-- Task directions --
Each line that holds the string "shown" counts once. Say how many such lines the entries have, giving the number only.

===== Input data

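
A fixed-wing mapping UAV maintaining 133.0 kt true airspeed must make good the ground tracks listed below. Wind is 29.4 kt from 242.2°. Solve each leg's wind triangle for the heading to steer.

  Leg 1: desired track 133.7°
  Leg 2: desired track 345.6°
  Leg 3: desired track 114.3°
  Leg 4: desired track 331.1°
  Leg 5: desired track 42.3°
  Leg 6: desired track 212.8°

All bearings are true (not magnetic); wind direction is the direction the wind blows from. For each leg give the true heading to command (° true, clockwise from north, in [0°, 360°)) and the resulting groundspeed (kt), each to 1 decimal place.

Leg 1: desired track 133.7°; wind correction +12.1° → command heading 145.8°, groundspeed 139.4 kt
Leg 2: desired track 345.6°; wind correction -12.4° → command heading 333.2°, groundspeed 136.7 kt
Leg 3: desired track 114.3°; wind correction +10.0° → command heading 124.3°, groundspeed 149.0 kt
Leg 4: desired track 331.1°; wind correction -12.8° → command heading 318.3°, groundspeed 129.1 kt
Leg 5: desired track 42.3°; wind correction -4.3° → command heading 38.0°, groundspeed 160.3 kt
Leg 6: desired track 212.8°; wind correction +6.2° → command heading 219.0°, groundspeed 106.6 kt

Leg 1: heading=145.8°, groundspeed=139.4 kt
Leg 2: heading=333.2°, groundspeed=136.7 kt
Leg 3: heading=124.3°, groundspeed=149.0 kt
Leg 4: heading=318.3°, groundspeed=129.1 kt
Leg 5: heading=38.0°, groundspeed=160.3 kt
Leg 6: heading=219.0°, groundspeed=106.6 kt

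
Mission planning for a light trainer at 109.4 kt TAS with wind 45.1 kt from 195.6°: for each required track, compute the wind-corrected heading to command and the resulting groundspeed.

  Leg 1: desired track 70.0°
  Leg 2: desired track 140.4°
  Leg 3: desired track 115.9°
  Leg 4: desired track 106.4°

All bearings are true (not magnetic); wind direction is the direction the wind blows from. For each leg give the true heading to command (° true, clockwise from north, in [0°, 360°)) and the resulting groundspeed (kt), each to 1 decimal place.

Leg 1: desired track 70.0°; wind correction +19.6° → command heading 89.6°, groundspeed 129.3 kt
Leg 2: desired track 140.4°; wind correction +19.8° → command heading 160.2°, groundspeed 77.2 kt
Leg 3: desired track 115.9°; wind correction +23.9° → command heading 139.8°, groundspeed 91.9 kt
Leg 4: desired track 106.4°; wind correction +24.3° → command heading 130.7°, groundspeed 99.0 kt

Leg 1: heading=89.6°, groundspeed=129.3 kt
Leg 2: heading=160.2°, groundspeed=77.2 kt
Leg 3: heading=139.8°, groundspeed=91.9 kt
Leg 4: heading=130.7°, groundspeed=99.0 kt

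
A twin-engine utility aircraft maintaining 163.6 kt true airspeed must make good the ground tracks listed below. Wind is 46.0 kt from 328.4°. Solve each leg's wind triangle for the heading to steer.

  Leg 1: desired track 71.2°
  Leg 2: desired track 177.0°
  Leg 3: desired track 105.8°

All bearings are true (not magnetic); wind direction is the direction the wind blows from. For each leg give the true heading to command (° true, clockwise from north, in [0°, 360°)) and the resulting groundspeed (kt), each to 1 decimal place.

Leg 1: heading=55.3°, groundspeed=167.5 kt
Leg 2: heading=184.7°, groundspeed=202.5 kt
Leg 3: heading=94.8°, groundspeed=194.5 kt

Leg 1: desired track 71.2°; wind correction -15.9° → command heading 55.3°, groundspeed 167.5 kt
Leg 2: desired track 177.0°; wind correction +7.7° → command heading 184.7°, groundspeed 202.5 kt
Leg 3: desired track 105.8°; wind correction -11.0° → command heading 94.8°, groundspeed 194.5 kt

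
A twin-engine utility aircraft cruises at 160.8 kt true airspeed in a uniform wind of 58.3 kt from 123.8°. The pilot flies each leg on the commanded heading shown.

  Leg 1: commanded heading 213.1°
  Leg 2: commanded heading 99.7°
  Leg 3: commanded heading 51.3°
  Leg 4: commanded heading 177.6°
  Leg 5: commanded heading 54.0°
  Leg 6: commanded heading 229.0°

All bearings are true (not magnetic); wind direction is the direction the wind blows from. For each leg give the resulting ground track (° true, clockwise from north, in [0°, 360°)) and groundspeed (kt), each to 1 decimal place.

Leg 1: heading 213.1°; drift +20.0° → track 233.1°, groundspeed 170.4 kt
Leg 2: heading 99.7°; drift -12.5° → track 87.2°, groundspeed 110.2 kt
Leg 3: heading 51.3°; drift -21.2° → track 30.1°, groundspeed 153.7 kt
Leg 4: heading 177.6°; drift +20.4° → track 198.0°, groundspeed 134.8 kt
Leg 5: heading 54.0°; drift -21.3° → track 32.7°, groundspeed 150.9 kt
Leg 6: heading 229.0°; drift +17.7° → track 246.7°, groundspeed 184.9 kt

Leg 1: track=233.1°, groundspeed=170.4 kt
Leg 2: track=87.2°, groundspeed=110.2 kt
Leg 3: track=30.1°, groundspeed=153.7 kt
Leg 4: track=198.0°, groundspeed=134.8 kt
Leg 5: track=32.7°, groundspeed=150.9 kt
Leg 6: track=246.7°, groundspeed=184.9 kt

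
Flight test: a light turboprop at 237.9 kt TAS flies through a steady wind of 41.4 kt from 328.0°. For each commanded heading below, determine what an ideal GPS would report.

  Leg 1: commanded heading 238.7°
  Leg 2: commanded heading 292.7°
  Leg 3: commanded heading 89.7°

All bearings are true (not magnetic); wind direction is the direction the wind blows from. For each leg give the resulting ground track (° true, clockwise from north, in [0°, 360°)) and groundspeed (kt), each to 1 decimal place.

Leg 1: heading 238.7°; drift -9.9° → track 228.8°, groundspeed 241.0 kt
Leg 2: heading 292.7°; drift -6.7° → track 286.0°, groundspeed 205.5 kt
Leg 3: heading 89.7°; drift +7.7° → track 97.4°, groundspeed 262.0 kt

Leg 1: track=228.8°, groundspeed=241.0 kt
Leg 2: track=286.0°, groundspeed=205.5 kt
Leg 3: track=97.4°, groundspeed=262.0 kt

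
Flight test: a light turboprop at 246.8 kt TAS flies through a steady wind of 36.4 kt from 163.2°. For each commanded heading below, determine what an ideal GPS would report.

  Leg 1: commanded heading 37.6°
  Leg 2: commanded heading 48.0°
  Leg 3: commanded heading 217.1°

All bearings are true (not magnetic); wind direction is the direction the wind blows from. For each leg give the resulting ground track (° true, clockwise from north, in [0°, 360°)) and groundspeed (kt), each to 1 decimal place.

Leg 1: heading 37.6°; drift -6.3° → track 31.3°, groundspeed 269.6 kt
Leg 2: heading 48.0°; drift -7.2° → track 40.8°, groundspeed 264.4 kt
Leg 3: heading 217.1°; drift +7.4° → track 224.5°, groundspeed 227.3 kt

Leg 1: track=31.3°, groundspeed=269.6 kt
Leg 2: track=40.8°, groundspeed=264.4 kt
Leg 3: track=224.5°, groundspeed=227.3 kt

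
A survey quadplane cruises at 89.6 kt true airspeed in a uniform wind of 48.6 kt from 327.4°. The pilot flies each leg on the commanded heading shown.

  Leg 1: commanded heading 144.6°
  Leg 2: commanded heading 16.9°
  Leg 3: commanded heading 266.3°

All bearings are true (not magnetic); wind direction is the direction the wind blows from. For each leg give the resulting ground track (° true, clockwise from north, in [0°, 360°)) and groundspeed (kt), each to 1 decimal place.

Leg 1: track=145.6°, groundspeed=138.2 kt
Leg 2: track=49.4°, groundspeed=68.8 kt
Leg 3: track=233.5°, groundspeed=78.6 kt

Leg 1: heading 144.6°; drift +1.0° → track 145.6°, groundspeed 138.2 kt
Leg 2: heading 16.9°; drift +32.5° → track 49.4°, groundspeed 68.8 kt
Leg 3: heading 266.3°; drift -32.8° → track 233.5°, groundspeed 78.6 kt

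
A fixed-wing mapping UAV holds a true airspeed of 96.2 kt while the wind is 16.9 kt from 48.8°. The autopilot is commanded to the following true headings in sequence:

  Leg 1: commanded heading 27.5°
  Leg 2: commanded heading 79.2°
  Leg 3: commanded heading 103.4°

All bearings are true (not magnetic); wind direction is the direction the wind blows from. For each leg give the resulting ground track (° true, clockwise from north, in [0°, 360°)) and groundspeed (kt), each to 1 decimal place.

Leg 1: heading 27.5°; drift -4.4° → track 23.1°, groundspeed 80.7 kt
Leg 2: heading 79.2°; drift +6.0° → track 85.2°, groundspeed 82.1 kt
Leg 3: heading 103.4°; drift +9.1° → track 112.5°, groundspeed 87.5 kt

Leg 1: track=23.1°, groundspeed=80.7 kt
Leg 2: track=85.2°, groundspeed=82.1 kt
Leg 3: track=112.5°, groundspeed=87.5 kt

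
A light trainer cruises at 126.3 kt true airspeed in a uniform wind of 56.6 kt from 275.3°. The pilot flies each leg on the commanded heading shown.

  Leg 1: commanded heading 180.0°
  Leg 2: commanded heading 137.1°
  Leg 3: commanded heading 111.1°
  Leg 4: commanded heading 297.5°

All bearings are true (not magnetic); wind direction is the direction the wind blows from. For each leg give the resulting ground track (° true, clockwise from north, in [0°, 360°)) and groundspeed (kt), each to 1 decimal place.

Leg 1: track=156.8°, groundspeed=143.1 kt
Leg 2: track=124.5°, groundspeed=172.7 kt
Leg 3: track=106.2°, groundspeed=181.4 kt
Leg 4: track=313.6°, groundspeed=76.9 kt

Leg 1: heading 180.0°; drift -23.2° → track 156.8°, groundspeed 143.1 kt
Leg 2: heading 137.1°; drift -12.6° → track 124.5°, groundspeed 172.7 kt
Leg 3: heading 111.1°; drift -4.9° → track 106.2°, groundspeed 181.4 kt
Leg 4: heading 297.5°; drift +16.1° → track 313.6°, groundspeed 76.9 kt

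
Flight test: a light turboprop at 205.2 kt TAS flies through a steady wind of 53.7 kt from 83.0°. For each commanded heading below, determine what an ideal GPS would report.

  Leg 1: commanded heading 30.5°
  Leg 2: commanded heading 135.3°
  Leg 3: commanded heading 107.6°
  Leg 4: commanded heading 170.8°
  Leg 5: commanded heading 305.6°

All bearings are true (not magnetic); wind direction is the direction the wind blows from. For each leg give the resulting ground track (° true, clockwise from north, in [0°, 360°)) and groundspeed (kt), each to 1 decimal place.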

==========

-- Written response --
3